[Stored items]

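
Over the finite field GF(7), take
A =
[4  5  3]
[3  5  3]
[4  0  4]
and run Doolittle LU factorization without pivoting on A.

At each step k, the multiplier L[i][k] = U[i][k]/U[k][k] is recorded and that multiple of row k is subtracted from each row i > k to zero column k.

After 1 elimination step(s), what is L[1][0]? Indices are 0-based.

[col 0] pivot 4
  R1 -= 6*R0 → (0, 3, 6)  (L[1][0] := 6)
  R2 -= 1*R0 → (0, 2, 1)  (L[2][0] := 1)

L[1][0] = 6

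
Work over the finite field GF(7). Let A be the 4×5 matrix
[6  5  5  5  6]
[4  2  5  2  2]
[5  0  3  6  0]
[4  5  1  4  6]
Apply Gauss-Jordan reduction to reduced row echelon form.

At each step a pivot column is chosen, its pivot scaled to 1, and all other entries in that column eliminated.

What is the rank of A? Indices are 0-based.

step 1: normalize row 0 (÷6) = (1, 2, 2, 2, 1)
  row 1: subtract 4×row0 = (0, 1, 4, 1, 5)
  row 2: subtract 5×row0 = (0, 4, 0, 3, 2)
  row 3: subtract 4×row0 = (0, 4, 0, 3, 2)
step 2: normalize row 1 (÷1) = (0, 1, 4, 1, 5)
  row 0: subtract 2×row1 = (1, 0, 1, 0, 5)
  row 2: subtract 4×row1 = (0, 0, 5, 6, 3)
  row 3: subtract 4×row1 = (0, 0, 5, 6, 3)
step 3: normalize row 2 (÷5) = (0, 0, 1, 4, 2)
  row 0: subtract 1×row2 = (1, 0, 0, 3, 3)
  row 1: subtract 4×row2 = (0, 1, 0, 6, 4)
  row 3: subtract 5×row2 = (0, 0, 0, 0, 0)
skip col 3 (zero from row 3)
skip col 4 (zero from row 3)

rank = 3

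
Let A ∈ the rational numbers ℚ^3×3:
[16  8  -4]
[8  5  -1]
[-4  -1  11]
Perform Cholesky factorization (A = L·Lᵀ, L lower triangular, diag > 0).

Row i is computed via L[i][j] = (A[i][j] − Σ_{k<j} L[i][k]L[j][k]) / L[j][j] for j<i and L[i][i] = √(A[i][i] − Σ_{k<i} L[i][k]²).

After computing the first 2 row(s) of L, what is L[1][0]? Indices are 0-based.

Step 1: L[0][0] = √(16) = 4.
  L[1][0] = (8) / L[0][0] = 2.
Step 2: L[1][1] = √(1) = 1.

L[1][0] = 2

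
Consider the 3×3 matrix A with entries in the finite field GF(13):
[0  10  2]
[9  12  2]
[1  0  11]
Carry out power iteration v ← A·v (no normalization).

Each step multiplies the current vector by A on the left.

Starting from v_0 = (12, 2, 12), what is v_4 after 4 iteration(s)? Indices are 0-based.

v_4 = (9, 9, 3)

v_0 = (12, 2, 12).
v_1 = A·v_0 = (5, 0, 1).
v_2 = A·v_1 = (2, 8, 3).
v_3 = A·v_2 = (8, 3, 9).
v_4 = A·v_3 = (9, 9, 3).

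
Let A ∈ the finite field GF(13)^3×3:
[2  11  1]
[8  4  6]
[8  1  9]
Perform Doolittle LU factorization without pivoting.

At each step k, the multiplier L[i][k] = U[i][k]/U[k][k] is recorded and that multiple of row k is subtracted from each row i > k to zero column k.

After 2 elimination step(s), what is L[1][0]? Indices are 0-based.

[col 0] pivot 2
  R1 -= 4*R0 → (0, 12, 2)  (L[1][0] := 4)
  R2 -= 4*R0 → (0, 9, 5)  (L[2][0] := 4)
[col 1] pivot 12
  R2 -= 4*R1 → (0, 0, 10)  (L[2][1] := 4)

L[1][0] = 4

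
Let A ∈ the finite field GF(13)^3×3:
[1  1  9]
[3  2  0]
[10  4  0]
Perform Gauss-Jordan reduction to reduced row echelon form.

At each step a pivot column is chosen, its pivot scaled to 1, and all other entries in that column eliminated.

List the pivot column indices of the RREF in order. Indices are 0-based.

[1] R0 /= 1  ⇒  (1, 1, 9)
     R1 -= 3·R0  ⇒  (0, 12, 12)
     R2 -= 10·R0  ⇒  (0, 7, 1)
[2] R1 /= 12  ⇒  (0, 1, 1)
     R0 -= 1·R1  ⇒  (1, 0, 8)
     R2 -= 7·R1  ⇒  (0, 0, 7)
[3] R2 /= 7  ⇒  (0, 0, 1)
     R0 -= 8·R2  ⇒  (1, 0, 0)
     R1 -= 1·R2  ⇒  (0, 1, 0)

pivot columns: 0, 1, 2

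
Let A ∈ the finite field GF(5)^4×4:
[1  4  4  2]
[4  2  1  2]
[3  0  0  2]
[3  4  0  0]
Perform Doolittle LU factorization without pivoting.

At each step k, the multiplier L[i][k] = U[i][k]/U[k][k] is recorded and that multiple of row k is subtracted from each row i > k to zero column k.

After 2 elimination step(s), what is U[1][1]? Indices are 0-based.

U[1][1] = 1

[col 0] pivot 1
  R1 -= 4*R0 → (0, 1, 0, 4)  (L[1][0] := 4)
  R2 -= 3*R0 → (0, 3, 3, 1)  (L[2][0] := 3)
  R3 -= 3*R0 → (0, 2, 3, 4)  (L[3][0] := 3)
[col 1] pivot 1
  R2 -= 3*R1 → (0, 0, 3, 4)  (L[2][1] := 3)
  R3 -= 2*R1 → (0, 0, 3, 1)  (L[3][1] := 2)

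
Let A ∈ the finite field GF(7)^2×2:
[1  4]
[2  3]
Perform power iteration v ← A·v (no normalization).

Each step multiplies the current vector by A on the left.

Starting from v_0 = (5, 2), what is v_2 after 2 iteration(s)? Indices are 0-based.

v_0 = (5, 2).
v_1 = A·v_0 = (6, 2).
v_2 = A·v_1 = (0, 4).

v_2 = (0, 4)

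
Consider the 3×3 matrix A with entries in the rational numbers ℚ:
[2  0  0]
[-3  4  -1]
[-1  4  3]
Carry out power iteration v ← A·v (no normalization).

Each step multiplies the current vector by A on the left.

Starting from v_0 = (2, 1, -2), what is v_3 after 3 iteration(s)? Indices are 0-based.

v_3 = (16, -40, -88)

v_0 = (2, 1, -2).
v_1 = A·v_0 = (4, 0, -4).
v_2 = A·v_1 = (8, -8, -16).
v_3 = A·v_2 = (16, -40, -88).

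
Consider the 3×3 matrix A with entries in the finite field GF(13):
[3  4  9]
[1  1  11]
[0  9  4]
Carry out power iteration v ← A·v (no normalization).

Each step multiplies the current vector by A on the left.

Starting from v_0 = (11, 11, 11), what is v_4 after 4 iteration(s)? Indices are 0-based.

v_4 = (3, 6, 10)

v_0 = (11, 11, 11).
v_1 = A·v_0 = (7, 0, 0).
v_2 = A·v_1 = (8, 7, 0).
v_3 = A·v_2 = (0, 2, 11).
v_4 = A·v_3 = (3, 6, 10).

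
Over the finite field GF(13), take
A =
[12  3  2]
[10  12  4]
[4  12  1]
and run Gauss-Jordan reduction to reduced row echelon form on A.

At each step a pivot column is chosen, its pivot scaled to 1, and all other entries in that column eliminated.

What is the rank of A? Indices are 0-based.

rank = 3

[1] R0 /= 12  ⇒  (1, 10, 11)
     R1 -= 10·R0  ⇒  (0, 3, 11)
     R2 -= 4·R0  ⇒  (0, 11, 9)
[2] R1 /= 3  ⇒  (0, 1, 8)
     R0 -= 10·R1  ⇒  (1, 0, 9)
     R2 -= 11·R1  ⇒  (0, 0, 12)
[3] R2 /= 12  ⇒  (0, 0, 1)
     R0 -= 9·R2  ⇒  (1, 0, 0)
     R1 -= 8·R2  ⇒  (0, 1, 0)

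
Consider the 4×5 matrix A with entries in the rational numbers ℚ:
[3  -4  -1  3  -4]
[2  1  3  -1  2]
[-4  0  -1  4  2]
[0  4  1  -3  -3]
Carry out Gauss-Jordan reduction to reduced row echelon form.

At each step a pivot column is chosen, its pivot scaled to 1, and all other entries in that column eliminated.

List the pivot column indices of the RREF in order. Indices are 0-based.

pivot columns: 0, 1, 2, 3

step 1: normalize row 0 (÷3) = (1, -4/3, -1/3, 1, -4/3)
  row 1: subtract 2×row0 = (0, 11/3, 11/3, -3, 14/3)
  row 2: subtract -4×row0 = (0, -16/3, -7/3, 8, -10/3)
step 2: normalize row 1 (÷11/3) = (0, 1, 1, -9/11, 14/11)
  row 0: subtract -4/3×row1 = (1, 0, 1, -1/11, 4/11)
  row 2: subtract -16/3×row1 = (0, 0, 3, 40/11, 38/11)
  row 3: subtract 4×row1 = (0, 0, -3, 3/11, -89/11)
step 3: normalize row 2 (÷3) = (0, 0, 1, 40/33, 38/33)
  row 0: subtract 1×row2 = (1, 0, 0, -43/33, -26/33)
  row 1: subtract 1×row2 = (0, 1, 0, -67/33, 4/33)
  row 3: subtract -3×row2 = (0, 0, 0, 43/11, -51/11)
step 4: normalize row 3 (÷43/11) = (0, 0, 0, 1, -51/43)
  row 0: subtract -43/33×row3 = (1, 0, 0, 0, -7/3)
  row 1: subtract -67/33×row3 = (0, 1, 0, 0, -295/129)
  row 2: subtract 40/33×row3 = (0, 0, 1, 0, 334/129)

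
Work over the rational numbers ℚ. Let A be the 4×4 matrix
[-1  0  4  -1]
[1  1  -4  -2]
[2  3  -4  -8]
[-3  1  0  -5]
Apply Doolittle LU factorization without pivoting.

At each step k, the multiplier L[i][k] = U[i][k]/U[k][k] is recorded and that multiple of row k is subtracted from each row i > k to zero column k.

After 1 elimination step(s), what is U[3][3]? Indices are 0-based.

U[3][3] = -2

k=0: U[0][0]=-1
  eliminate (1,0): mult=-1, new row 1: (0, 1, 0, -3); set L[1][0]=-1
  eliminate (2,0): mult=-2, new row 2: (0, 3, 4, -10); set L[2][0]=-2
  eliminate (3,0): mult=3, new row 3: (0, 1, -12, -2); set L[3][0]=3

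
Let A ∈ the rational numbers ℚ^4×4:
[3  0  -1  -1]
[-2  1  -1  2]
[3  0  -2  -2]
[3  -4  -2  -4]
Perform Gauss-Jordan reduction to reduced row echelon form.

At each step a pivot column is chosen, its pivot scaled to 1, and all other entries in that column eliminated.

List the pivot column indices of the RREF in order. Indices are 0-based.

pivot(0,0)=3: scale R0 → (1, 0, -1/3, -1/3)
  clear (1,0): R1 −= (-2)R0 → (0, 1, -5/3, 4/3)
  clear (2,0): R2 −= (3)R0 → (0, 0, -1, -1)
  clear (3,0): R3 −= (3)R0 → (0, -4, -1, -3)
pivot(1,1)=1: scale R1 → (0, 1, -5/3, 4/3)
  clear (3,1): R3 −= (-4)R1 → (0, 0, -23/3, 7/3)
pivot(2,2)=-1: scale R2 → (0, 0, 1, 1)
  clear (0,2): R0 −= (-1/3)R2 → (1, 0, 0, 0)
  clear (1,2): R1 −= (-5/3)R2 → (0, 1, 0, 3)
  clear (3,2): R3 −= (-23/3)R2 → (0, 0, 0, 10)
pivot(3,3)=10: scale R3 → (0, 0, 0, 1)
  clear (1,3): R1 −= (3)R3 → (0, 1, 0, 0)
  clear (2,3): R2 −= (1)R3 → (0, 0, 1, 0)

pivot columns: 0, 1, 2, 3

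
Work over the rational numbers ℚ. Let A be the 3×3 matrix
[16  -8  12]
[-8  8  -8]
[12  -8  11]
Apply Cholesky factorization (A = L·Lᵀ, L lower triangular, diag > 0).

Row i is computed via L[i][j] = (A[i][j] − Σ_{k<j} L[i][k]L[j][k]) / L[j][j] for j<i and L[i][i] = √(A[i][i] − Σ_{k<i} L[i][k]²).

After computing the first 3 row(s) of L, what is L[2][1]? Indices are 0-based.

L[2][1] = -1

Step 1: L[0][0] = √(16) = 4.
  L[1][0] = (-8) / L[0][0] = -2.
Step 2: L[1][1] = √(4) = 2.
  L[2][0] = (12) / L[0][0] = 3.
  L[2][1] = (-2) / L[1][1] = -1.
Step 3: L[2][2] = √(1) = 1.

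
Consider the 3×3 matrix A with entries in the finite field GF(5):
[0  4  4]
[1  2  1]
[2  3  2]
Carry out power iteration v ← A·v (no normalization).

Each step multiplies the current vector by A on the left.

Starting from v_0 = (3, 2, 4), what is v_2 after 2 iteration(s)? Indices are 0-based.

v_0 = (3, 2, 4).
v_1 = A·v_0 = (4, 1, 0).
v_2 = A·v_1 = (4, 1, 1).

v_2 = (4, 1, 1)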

Work request:
The answer is the records above restated word for word from their opening line through the line that holds "Apply Gauss-Jordan reduction", both included, and nothing else.

Answer space:
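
Over the finite field GF(7), take
A =
[4  5  3]
[3  5  3]
[4  0  4]
and run Doolittle LU factorization without pivoting on A.

At each step k, the multiplier L[i][k] = U[i][k]/U[k][k] is recorded and that multiple of row k is subtracted from each row i > k to zero column k.

After 1 elimination step(s), what is L[1][0]? Indices are 0-based.

[col 0] pivot 4
  R1 -= 6*R0 → (0, 3, 6)  (L[1][0] := 6)
  R2 -= 1*R0 → (0, 2, 1)  (L[2][0] := 1)

L[1][0] = 6

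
Work over the finite field GF(7). Let A be the 4×5 matrix
[6  5  5  5  6]
[4  2  5  2  2]
[5  0  3  6  0]
[4  5  1  4  6]
Apply Gauss-Jordan reduction to reduced row echelon form.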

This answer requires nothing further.